* GOAL OF THE EXERCISE *
For each line of the data below that contains "surviving", return that line.

* TASK INPUT *
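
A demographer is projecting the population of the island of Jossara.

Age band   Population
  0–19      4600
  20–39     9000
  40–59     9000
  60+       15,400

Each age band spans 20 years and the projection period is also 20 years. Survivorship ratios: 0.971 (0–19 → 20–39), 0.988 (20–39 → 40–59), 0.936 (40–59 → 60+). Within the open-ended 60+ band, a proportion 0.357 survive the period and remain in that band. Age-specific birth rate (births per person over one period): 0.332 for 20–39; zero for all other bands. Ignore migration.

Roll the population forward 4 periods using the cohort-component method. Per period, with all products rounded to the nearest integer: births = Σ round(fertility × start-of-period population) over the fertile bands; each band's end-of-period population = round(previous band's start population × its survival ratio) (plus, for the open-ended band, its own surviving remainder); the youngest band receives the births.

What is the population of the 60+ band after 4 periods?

5852

(Bands numbered youngest = 1 to oldest = 4.)
Period 1:
Births: 9000 × 0.332 = 2988
Band 2: 4600 × 0.971 = 4467
Band 3: 9000 × 0.988 = 8892
Band 4: 9000 × 0.936 + 15400 × 0.357 = 8424 + 5498 = 13922
End of period: [2988, 4467, 8892, 13922]
Period 2:
Births: 4467 × 0.332 = 1483
Band 2: 2988 × 0.971 = 2901
Band 3: 4467 × 0.988 = 4413
Band 4: 8892 × 0.936 + 13922 × 0.357 = 8323 + 4970 = 13293
End of period: [1483, 2901, 4413, 13293]
Period 3:
Births: 2901 × 0.332 = 963
Band 2: 1483 × 0.971 = 1440
Band 3: 2901 × 0.988 = 2866
Band 4: 4413 × 0.936 + 13293 × 0.357 = 4131 + 4746 = 8877
End of period: [963, 1440, 2866, 8877]
Period 4:
Births: 1440 × 0.332 = 478
Band 2: 963 × 0.971 = 935
Band 3: 1440 × 0.988 = 1423
Band 4: 2866 × 0.936 + 8877 × 0.357 = 2683 + 3169 = 5852
End of period: [478, 935, 1423, 5852]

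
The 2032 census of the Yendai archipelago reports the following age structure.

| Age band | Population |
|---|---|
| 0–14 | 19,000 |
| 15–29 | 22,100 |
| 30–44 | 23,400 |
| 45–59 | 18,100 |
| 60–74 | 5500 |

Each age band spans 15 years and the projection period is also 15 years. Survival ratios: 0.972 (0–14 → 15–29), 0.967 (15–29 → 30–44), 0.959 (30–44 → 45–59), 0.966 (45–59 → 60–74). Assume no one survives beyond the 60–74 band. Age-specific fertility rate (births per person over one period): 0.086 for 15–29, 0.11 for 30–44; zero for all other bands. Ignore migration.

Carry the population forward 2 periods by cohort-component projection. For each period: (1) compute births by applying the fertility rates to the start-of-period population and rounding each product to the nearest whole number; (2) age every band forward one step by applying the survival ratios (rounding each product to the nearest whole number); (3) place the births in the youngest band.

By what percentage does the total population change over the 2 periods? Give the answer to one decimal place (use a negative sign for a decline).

Let band 1 be 0–14 through band 5 = 60–74.
After projecting period 1:
Births: 22100 * 0.086 = 1901 ; 23400 * 0.11 = 2574 → total 4475
Band 2: 19000 * 0.972 = 18468
Band 3: 22100 * 0.967 = 21371
Band 4: 23400 * 0.959 = 22441
Band 5: 18100 * 0.966 = 17485
Giving 4475 / 18468 / 21371 / 22441 / 17485.
After projecting period 2:
Births: 18468 * 0.086 = 1588 ; 21371 * 0.11 = 2351 → total 3939
Band 2: 4475 * 0.972 = 4350
Band 3: 18468 * 0.967 = 17859
Band 4: 21371 * 0.959 = 20495
Band 5: 22441 * 0.966 = 21678
Giving 3939 / 4350 / 17859 / 20495 / 21678.
Total: 88100 → 68321; change = -19779; percentage change = -22.5%

-22.5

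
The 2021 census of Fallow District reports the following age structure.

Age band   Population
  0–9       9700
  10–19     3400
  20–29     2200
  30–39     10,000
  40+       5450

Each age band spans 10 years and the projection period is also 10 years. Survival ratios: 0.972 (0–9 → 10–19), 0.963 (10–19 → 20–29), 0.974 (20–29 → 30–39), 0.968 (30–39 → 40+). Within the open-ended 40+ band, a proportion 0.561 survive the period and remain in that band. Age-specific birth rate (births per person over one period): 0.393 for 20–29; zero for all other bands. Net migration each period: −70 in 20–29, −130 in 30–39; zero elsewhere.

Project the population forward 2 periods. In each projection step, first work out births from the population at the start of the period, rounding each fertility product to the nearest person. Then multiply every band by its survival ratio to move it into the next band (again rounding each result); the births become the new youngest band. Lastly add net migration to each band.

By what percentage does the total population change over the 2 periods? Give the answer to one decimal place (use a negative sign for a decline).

After projecting period 1:
Births: 2200 × 0.393 = 865
10–19: 9700 × 0.972 = 9428
20–29: 3400 × 0.963 = 3274
30–39: 2200 × 0.974 = 2143
40+: 10000 × 0.968 + 5450 × 0.561 = 9680 + 3057 = 12737
Net migration: 20–29 − 70 → 3204; 30–39 − 130 → 2013
→ [865, 9428, 3204, 2013, 12737]
After projecting period 2:
Births: 3204 × 0.393 = 1259
10–19: 865 × 0.972 = 841
20–29: 9428 × 0.963 = 9079
30–39: 3204 × 0.974 = 3121
40+: 2013 × 0.968 + 12737 × 0.561 = 1949 + 7145 = 9094
Net migration: 20–29 − 70 → 9009; 30–39 − 130 → 2991
→ [1259, 841, 9009, 2991, 9094]
Total: 30750 → 23194; change = -7556; percentage change = -24.6%

-24.6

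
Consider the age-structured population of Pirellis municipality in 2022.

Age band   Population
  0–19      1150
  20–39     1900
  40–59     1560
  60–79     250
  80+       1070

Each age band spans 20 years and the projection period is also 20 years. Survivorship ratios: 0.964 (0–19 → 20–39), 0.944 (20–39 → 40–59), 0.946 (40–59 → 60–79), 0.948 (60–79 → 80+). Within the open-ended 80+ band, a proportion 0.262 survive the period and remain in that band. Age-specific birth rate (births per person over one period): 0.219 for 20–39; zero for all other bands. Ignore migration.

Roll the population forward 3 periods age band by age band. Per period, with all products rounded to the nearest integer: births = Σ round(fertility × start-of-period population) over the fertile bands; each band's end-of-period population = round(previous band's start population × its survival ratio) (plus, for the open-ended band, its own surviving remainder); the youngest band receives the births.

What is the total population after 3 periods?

After projecting period 1:
Births: 1900 * 0.219 = 416
20–39: 1150 * 0.964 = 1109
40–59: 1900 * 0.944 = 1794
60–79: 1560 * 0.946 = 1476
80+: 250 * 0.948 + 1070 * 0.262 = 237 + 280 = 517
→ [416, 1109, 1794, 1476, 517]
After projecting period 2:
Births: 1109 * 0.219 = 243
20–39: 416 * 0.964 = 401
40–59: 1109 * 0.944 = 1047
60–79: 1794 * 0.946 = 1697
80+: 1476 * 0.948 + 517 * 0.262 = 1399 + 135 = 1534
→ [243, 401, 1047, 1697, 1534]
After projecting period 3:
Births: 401 * 0.219 = 88
20–39: 243 * 0.964 = 234
40–59: 401 * 0.944 = 379
60–79: 1047 * 0.946 = 990
80+: 1697 * 0.948 + 1534 * 0.262 = 1609 + 402 = 2011
→ [88, 234, 379, 990, 2011]
Total after period 3: 88 + 234 + 379 + 990 + 2011 = 3702

3702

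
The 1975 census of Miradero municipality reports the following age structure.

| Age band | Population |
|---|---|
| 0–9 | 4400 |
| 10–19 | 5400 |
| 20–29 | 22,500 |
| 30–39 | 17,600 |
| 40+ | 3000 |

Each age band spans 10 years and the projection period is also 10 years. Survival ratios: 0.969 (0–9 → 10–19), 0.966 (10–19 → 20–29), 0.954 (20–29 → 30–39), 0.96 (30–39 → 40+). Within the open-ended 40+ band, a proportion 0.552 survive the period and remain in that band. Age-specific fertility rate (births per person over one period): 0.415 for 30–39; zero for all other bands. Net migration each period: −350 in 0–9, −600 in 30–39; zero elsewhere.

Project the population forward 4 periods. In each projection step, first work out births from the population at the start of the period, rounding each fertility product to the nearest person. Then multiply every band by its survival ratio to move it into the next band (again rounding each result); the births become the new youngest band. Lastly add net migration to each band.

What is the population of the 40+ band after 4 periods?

14740

Call the groups 1 to 5, youngest first.
Period 1.
Births: 17600 × 0.415 = 7304
Group 2: 4400 × 0.969 = 4264
Group 3: 5400 × 0.966 = 5216
Group 4: 22500 × 0.954 = 21465
Group 5: 17600 × 0.96 + 3000 × 0.552 = 16896 + 1656 = 18552
Net migration: Group 1 − 350 → 6954; Group 4 − 600 → 20865
End of period: [6954, 4264, 5216, 20865, 18552]
Period 2.
Births: 20865 × 0.415 = 8659
Group 2: 6954 × 0.969 = 6738
Group 3: 4264 × 0.966 = 4119
Group 4: 5216 × 0.954 = 4976
Group 5: 20865 × 0.96 + 18552 × 0.552 = 20030 + 10241 = 30271
Net migration: Group 1 − 350 → 8309; Group 4 − 600 → 4376
End of period: [8309, 6738, 4119, 4376, 30271]
Period 3.
Births: 4376 × 0.415 = 1816
Group 2: 8309 × 0.969 = 8051
Group 3: 6738 × 0.966 = 6509
Group 4: 4119 × 0.954 = 3930
Group 5: 4376 × 0.96 + 30271 × 0.552 = 4201 + 16710 = 20911
Net migration: Group 1 − 350 → 1466; Group 4 − 600 → 3330
End of period: [1466, 8051, 6509, 3330, 20911]
Period 4.
Births: 3330 × 0.415 = 1382
Group 2: 1466 × 0.969 = 1421
Group 3: 8051 × 0.966 = 7777
Group 4: 6509 × 0.954 = 6210
Group 5: 3330 × 0.96 + 20911 × 0.552 = 3197 + 11543 = 14740
Net migration: Group 1 − 350 → 1032; Group 4 − 600 → 5610
End of period: [1032, 1421, 7777, 5610, 14740]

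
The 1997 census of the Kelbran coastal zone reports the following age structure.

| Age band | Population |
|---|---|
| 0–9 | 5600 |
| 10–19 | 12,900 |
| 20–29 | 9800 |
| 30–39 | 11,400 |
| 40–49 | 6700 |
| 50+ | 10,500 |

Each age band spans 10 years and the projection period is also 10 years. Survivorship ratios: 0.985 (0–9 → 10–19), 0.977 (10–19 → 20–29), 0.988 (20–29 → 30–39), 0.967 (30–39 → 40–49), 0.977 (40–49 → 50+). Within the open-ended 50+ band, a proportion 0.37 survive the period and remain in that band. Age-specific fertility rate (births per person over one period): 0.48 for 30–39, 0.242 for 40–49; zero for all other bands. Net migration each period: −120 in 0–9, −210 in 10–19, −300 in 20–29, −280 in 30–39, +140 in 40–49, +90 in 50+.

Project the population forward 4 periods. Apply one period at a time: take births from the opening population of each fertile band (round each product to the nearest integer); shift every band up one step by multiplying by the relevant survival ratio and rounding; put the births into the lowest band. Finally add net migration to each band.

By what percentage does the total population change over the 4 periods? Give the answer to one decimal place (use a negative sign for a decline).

— Period 1 —
Births: 11400 * 0.48 = 5472, 6700 * 0.242 = 1621 → total 7093
10–19: 5600 * 0.985 = 5516
20–29: 12900 * 0.977 = 12603
30–39: 9800 * 0.988 = 9682
40–49: 11400 * 0.967 = 11024
50+: 6700 * 0.977 + 10500 * 0.37 = 6546 + 3885 = 10431
Net migration: 0–9 − 120 → 6973; 10–19 − 210 → 5306; 20–29 − 300 → 12303; 30–39 − 280 → 9402; 40–49 + 140 → 11164; 50+ + 90 → 10521
End of period: [6973, 5306, 12303, 9402, 11164, 10521]
— Period 2 —
Births: 9402 * 0.48 = 4513, 11164 * 0.242 = 2702 → total 7215
10–19: 6973 * 0.985 = 6868
20–29: 5306 * 0.977 = 5184
30–39: 12303 * 0.988 = 12155
40–49: 9402 * 0.967 = 9092
50+: 11164 * 0.977 + 10521 * 0.37 = 10907 + 3893 = 14800
Net migration: 0–9 − 120 → 7095; 10–19 − 210 → 6658; 20–29 − 300 → 4884; 30–39 − 280 → 11875; 40–49 + 140 → 9232; 50+ + 90 → 14890
End of period: [7095, 6658, 4884, 11875, 9232, 14890]
— Period 3 —
Births: 11875 * 0.48 = 5700, 9232 * 0.242 = 2234 → total 7934
10–19: 7095 * 0.985 = 6989
20–29: 6658 * 0.977 = 6505
30–39: 4884 * 0.988 = 4825
40–49: 11875 * 0.967 = 11483
50+: 9232 * 0.977 + 14890 * 0.37 = 9020 + 5509 = 14529
Net migration: 0–9 − 120 → 7814; 10–19 − 210 → 6779; 20–29 − 300 → 6205; 30–39 − 280 → 4545; 40–49 + 140 → 11623; 50+ + 90 → 14619
End of period: [7814, 6779, 6205, 4545, 11623, 14619]
— Period 4 —
Births: 4545 * 0.48 = 2182, 11623 * 0.242 = 2813 → total 4995
10–19: 7814 * 0.985 = 7697
20–29: 6779 * 0.977 = 6623
30–39: 6205 * 0.988 = 6131
40–49: 4545 * 0.967 = 4395
50+: 11623 * 0.977 + 14619 * 0.37 = 11356 + 5409 = 16765
Net migration: 0–9 − 120 → 4875; 10–19 − 210 → 7487; 20–29 − 300 → 6323; 30–39 − 280 → 5851; 40–49 + 140 → 4535; 50+ + 90 → 16855
End of period: [4875, 7487, 6323, 5851, 4535, 16855]
Total: 56900 → 45926; change = -10974; percentage change = -19.3%

-19.3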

* OUTPUT OF THE TASK *
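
Roll the population forward 4 periods using the cohort-component method. Per period, with all products rounded to the nearest integer: births = Σ round(fertility × start-of-period population) over the fertile bands; each band's end-of-period population = round(previous band's start population × its survival ratio) (plus, for the open-ended band, its own surviving remainder); the youngest band receives the births.
Roll the population forward 3 periods age band by age band. Per period, with all products rounded to the nearest integer: births = Σ round(fertility × start-of-period population) over the fertile bands; each band's end-of-period population = round(previous band's start population × its survival ratio) (plus, for the open-ended band, its own surviving remainder); the youngest band receives the births.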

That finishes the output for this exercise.